[DATA IN THIS EXERCISE — start]

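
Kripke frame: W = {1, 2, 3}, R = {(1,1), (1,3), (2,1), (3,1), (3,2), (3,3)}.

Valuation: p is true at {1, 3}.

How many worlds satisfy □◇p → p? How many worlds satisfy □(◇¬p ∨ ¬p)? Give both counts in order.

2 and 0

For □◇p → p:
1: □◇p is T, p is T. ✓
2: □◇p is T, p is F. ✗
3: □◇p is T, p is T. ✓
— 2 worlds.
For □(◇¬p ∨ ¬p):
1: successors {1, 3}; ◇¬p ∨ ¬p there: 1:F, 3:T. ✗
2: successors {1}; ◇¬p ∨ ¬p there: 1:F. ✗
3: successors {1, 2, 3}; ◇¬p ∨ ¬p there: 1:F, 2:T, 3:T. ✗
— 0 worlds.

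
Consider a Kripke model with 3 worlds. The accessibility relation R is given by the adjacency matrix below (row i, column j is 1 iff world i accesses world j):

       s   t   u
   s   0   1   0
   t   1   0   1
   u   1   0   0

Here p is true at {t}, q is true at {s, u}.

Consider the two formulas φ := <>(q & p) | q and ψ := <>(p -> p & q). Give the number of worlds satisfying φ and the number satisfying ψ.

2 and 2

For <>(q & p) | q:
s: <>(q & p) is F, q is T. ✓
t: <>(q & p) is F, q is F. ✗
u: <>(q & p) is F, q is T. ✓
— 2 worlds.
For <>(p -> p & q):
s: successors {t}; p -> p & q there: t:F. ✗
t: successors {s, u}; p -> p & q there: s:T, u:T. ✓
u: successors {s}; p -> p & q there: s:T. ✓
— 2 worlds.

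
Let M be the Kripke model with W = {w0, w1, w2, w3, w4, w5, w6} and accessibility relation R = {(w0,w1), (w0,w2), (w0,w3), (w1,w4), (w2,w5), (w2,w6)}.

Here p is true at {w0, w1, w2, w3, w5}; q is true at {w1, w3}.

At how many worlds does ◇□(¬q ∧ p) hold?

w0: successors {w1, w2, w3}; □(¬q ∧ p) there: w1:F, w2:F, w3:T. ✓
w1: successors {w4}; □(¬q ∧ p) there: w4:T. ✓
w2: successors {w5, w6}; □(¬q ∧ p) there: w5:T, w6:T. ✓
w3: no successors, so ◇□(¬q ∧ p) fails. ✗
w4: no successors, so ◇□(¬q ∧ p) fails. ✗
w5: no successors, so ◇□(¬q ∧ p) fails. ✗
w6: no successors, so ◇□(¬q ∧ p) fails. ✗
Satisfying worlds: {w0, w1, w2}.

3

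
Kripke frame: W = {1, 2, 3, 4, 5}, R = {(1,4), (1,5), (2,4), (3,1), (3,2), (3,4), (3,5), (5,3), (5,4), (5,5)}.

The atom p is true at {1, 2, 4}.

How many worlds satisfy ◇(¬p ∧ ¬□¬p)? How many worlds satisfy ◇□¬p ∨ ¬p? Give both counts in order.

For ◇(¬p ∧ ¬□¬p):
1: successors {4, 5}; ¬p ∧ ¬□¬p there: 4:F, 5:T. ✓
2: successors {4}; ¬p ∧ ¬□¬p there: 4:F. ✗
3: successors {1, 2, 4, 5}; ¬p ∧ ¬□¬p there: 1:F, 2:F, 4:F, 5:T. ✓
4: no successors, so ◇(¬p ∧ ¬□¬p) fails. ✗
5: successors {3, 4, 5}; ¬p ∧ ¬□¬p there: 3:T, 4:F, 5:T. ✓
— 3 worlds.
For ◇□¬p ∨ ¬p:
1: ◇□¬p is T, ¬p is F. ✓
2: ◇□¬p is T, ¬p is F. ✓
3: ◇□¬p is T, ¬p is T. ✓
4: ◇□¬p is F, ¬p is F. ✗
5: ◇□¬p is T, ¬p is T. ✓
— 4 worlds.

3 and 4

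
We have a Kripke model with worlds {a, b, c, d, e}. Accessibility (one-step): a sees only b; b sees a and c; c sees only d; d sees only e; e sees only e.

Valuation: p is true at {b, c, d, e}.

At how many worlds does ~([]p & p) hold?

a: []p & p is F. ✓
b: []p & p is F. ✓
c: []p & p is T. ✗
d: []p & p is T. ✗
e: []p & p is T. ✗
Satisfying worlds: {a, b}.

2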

[DATA IN THIS EXERCISE — finish]
[DATA IN THIS EXERCISE — start]

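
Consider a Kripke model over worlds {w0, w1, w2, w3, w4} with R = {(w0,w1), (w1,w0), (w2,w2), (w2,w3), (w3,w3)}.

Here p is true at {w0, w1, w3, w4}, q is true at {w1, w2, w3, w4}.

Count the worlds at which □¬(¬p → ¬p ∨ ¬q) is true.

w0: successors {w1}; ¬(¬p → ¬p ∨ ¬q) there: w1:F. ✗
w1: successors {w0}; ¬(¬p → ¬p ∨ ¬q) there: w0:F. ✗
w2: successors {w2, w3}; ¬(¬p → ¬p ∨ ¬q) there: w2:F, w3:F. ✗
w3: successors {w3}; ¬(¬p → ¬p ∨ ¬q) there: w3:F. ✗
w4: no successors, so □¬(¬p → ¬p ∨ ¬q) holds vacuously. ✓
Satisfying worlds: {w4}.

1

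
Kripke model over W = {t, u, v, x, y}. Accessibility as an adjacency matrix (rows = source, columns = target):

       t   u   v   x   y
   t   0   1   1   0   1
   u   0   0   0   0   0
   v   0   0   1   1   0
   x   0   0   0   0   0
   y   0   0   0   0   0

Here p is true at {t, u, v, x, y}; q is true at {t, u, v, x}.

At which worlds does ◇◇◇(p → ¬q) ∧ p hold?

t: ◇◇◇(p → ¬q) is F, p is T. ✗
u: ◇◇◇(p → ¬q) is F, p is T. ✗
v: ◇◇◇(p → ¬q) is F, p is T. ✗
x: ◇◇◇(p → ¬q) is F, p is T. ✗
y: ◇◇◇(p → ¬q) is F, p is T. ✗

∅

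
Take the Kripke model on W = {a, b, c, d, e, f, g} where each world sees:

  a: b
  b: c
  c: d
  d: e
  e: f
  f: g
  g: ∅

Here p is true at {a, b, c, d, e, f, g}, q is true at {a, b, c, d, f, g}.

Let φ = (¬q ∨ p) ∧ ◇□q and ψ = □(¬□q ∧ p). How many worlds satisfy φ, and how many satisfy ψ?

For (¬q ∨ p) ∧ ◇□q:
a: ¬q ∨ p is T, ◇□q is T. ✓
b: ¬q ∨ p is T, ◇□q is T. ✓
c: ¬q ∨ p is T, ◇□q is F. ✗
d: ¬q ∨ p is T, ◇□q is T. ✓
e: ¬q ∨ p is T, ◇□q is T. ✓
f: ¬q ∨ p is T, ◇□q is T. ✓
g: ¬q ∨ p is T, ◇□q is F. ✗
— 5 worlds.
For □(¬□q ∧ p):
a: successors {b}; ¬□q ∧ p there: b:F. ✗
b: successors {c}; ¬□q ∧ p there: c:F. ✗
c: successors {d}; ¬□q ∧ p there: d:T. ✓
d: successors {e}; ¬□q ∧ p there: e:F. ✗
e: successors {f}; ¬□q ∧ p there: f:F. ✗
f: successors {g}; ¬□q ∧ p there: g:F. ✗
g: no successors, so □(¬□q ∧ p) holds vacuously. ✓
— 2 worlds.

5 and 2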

[DATA IN THIS EXERCISE — finish]

▶ _WORK REQUIRED_
A single number is required: the count of lines in the data that contain the string "Valuation".

▶ _ANSWER SPACE_
2